_Task to carry out:_ Count every line in the data that contains the word "full", then report that number alone.

(Data records)
= Beginning of Section =

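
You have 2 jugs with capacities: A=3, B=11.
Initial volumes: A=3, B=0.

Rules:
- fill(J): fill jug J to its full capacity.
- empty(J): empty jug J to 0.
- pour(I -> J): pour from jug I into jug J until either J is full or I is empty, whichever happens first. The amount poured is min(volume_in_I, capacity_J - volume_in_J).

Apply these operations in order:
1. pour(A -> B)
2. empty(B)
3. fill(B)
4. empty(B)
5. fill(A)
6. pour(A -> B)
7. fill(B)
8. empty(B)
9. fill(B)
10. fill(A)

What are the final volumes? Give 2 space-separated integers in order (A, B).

Answer: 3 11

Derivation:
Step 1: pour(A -> B) -> (A=0 B=3)
Step 2: empty(B) -> (A=0 B=0)
Step 3: fill(B) -> (A=0 B=11)
Step 4: empty(B) -> (A=0 B=0)
Step 5: fill(A) -> (A=3 B=0)
Step 6: pour(A -> B) -> (A=0 B=3)
Step 7: fill(B) -> (A=0 B=11)
Step 8: empty(B) -> (A=0 B=0)
Step 9: fill(B) -> (A=0 B=11)
Step 10: fill(A) -> (A=3 B=11)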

= End of Section =

_Exercise response:_ 2